Exactly as written, reproduce the lines from the one that contains "Consider a Solow economy with" through the end of the records.

[The data Boundary: Start]

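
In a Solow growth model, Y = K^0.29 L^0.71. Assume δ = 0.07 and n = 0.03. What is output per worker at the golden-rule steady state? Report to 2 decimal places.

Break-even investment rate: n + δ = 0.03 + 0.07 = 0.1.
Golden rule sets MPK = n+δ: 0.29·k^(0.29−1) = 0.1, so k_gold = (0.29/0.1)^(1/0.71) ≈ 4.4799.
Output: y_gold = k_gold^0.29 = 4.4799^0.29 ≈ 1.5448.

y_gold ≈ 1.54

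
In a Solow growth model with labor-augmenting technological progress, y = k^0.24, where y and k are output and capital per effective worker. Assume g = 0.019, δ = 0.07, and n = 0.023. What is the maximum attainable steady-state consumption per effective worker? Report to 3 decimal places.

Break-even investment rate: n + g + δ = 0.023 + 0.019 + 0.07 = 0.112.
Setting f'(k) = n+g+δ gives 0.24·k^(0.24−1) = 0.112, hence k_gold = (0.24/0.112)^(1/0.76) ≈ 2.7259.
y_gold = 2.7259^0.24 ≈ 1.2721.
c_gold = y_gold − (n+g+δ)·k_gold = 1.2721 − 0.112·2.7259 ≈ 0.9668.

c_gold ≈ 0.967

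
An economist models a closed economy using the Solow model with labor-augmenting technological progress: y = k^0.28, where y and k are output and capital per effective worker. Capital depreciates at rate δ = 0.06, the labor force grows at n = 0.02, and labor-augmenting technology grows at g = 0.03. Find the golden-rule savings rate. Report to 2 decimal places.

s_gold = 0.28

Break-even investment rate: n + g + δ = 0.02 + 0.03 + 0.06 = 0.11.
At the golden rule MPK = n+g+δ, and in any Cobb-Douglas steady state s = (n+g+δ)·k/y = MPK·k/y = capital's share 0.28.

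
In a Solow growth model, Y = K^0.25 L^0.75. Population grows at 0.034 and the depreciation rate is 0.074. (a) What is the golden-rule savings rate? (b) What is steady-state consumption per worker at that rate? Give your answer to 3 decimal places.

(a) s_gold = 0.250; (b) c_gold ≈ 0.992

n + δ = 0.034 + 0.074 = 0.108.
For Cobb-Douglas, s_gold equals capital's share: s_gold = 0.25.
At the golden rule the marginal product of capital equals n+δ: 0.25·k^(0.25−1) = 0.108. Solving, k_gold = (0.25/0.108)^(1/0.75) ≈ 3.0621.
y_gold = 3.0621^0.25 ≈ 1.3228; c_gold = (1−0.25)·y_gold ≈ 0.9921.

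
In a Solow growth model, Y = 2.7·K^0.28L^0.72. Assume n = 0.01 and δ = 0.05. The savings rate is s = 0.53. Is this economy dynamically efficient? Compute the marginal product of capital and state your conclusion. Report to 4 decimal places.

The effective depreciation rate is n + δ = 0.01 + 0.05 = 0.06.
Steady-state k*: s·A·k^0.28 = 0.06·k gives k* = (0.53·2.7/0.06)^(1/0.72) ≈ 81.8801.
MPK = 0.28·2.7·81.8801^(-0.72) ≈ 0.0317.
MPK < n+δ = 0.06, so the economy is dynamically inefficient (over-saving).

dynamically inefficient; MPK ≈ 0.0317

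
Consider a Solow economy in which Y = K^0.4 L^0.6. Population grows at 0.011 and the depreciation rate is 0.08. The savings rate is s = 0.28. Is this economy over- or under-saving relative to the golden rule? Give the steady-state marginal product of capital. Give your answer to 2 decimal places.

under-saving; MPK ≈ 0.13

Capital per worker breaks even when investment replaces (n + δ)·k; here n + δ = 0.091.
Steady-state k*: s·k^0.4 = 0.091·k gives k* = (0.28/0.091)^(1/0.6) ≈ 6.5092.
MPK = 0.4·6.5092^(-0.6) ≈ 0.1300.
MPK > n+δ = 0.091, so the economy is dynamically efficient (under-saving).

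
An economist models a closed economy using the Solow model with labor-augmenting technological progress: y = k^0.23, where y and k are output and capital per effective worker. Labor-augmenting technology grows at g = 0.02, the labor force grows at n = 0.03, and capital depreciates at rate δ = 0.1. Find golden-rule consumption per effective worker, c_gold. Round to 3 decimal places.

c_gold ≈ 0.875

Capital per effective worker breaks even when investment replaces (n + g + δ)·k; here n + g + δ = 0.15.
Setting f'(k) = n+g+δ gives 0.23·k^(0.23−1) = 0.15, hence k_gold = (0.23/0.15)^(1/0.77) ≈ 1.7422.
y_gold = 1.7422^0.23 ≈ 1.1362.
c_gold = y_gold − (n+g+δ)·k_gold = 1.1362 − 0.15·1.7422 ≈ 0.8749.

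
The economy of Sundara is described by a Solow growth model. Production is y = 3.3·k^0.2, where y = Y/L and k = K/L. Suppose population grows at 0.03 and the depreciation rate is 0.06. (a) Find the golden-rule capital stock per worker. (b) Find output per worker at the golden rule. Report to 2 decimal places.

Capital per worker breaks even when investment replaces (n + δ)·k; here n + δ = 0.09.
Golden rule sets MPK = n+δ: 0.2·3.3·k^(0.2−1) = 0.09, so k_gold = (0.2·3.3/0.09)^(1/0.8) ≈ 12.0678.
y_gold = 3.3·12.0678^0.2 ≈ 5.4305.

(a) k_gold ≈ 12.07; (b) y_gold ≈ 5.43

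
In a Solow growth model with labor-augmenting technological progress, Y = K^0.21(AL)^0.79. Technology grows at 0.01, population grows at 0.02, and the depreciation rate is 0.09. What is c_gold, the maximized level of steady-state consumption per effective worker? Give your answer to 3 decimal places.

Break-even investment rate: n + g + δ = 0.02 + 0.01 + 0.09 = 0.12.
Maximizing c = f(k) − (n+g+δ)·k gives f'(k) = n+g+δ, i.e. 0.21·k^(0.21−1) = 0.12, so k_gold = (0.21/0.12)^(1/0.79) ≈ 2.0307.
y_gold = 2.0307^0.21 ≈ 1.1604.
c_gold = y_gold − (n+g+δ)·k_gold = 1.1604 − 0.12·2.0307 ≈ 0.9167.

c_gold ≈ 0.917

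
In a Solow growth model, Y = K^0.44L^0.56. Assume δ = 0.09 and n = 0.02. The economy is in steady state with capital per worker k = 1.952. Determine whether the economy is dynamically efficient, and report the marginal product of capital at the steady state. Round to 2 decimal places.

Capital per worker breaks even when investment replaces (n + δ)·k; here n + δ = 0.11.
MPK = 0.44·k^(0.44−1) = 0.44·1.952^(-0.56) ≈ 0.3025.
MPK > 0.11, so the economy is dynamically efficient (under-saving).

dynamically efficient; MPK ≈ 0.30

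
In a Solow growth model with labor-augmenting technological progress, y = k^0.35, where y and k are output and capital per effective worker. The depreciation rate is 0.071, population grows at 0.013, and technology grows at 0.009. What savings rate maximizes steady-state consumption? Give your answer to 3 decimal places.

s_gold = 0.350

n + g + δ = 0.013 + 0.009 + 0.071 = 0.093.
At the golden rule MPK = n+g+δ, and in any Cobb-Douglas steady state s = (n+g+δ)·k/y = MPK·k/y = capital's share 0.35.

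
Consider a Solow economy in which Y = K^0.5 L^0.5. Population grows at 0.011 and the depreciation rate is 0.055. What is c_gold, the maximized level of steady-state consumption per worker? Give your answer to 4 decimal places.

Break-even investment rate: n + δ = 0.011 + 0.055 = 0.066.
Setting f'(k) = n+δ gives 0.5·k^(0.5−1) = 0.066, hence k_gold = (0.5/0.066)^(1/0.5) ≈ 57.3921.
y_gold = 57.3921^0.5 ≈ 7.5758.
c_gold = y_gold − (n+δ)·k_gold = 7.5758 − 0.066·57.3921 ≈ 3.7879.

c_gold ≈ 3.7879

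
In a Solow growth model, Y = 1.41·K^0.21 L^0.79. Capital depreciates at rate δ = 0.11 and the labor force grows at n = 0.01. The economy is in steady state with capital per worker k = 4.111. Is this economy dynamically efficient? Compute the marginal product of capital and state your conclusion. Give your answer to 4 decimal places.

Break-even investment rate: n + δ = 0.01 + 0.11 = 0.12.
MPK = 0.21·1.41·k^(0.21−1) = 0.21·1.41·4.111^(-0.79) ≈ 0.0969.
MPK < 0.12, so the economy is dynamically inefficient (over-saving).

dynamically inefficient; MPK ≈ 0.0969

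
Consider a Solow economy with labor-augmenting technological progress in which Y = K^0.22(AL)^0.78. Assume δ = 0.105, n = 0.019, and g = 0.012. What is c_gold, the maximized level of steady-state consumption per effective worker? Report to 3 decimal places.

c_gold ≈ 0.893

The effective depreciation rate is n + g + δ = 0.019 + 0.012 + 0.105 = 0.136.
At the golden rule the marginal product of capital equals n+g+δ: 0.22·k^(0.22−1) = 0.136. Solving, k_gold = (0.22/0.136)^(1/0.78) ≈ 1.8527.
y_gold = 1.8527^0.22 ≈ 1.1453.
c_gold = y_gold − (n+g+δ)·k_gold = 1.1453 − 0.136·1.8527 ≈ 0.8933.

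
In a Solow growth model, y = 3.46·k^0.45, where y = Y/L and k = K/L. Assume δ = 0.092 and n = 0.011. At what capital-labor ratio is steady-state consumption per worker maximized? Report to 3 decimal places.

Break-even investment rate: n + δ = 0.011 + 0.092 = 0.103.
Setting f'(k) = n+δ gives 0.45·3.46·k^(0.45−1) = 0.103, hence k_gold = (0.45·3.46/0.103)^(1/0.55) ≈ 139.4624.

k_gold ≈ 139.462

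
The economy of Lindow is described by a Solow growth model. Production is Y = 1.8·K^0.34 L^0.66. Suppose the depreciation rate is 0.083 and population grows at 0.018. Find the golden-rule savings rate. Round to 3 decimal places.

s_gold = 0.340

n + δ = 0.018 + 0.083 = 0.101.
At the golden rule MPK = n+δ, and in any Cobb-Douglas steady state s = (n+δ)·k/y = MPK·k/y = capital's share 0.34.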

[The data Boundary: End]

**Answer to this task**.
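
Consider a Solow economy with labor-augmenting technological progress in which Y = K^0.22(AL)^0.78. Assume δ = 0.105, n = 0.019, and g = 0.012. What is c_gold, the maximized level of steady-state consumption per effective worker? Report to 3 decimal places.

c_gold ≈ 0.893

The effective depreciation rate is n + g + δ = 0.019 + 0.012 + 0.105 = 0.136.
At the golden rule the marginal product of capital equals n+g+δ: 0.22·k^(0.22−1) = 0.136. Solving, k_gold = (0.22/0.136)^(1/0.78) ≈ 1.8527.
y_gold = 1.8527^0.22 ≈ 1.1453.
c_gold = y_gold − (n+g+δ)·k_gold = 1.1453 − 0.136·1.8527 ≈ 0.8933.

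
In a Solow growth model, y = 3.46·k^0.45, where y = Y/L and k = K/L. Assume δ = 0.092 and n = 0.011. At what capital-labor ratio is steady-state consumption per worker maximized? Report to 3 decimal places.

Break-even investment rate: n + δ = 0.011 + 0.092 = 0.103.
Setting f'(k) = n+δ gives 0.45·3.46·k^(0.45−1) = 0.103, hence k_gold = (0.45·3.46/0.103)^(1/0.55) ≈ 139.4624.

k_gold ≈ 139.462

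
The economy of Lindow is described by a Solow growth model. Production is Y = 1.8·K^0.34 L^0.66. Suppose the depreciation rate is 0.083 and population grows at 0.018. Find the golden-rule savings rate. Round to 3 decimal places.

s_gold = 0.340

n + δ = 0.018 + 0.083 = 0.101.
At the golden rule MPK = n+δ, and in any Cobb-Douglas steady state s = (n+δ)·k/y = MPK·k/y = capital's share 0.34.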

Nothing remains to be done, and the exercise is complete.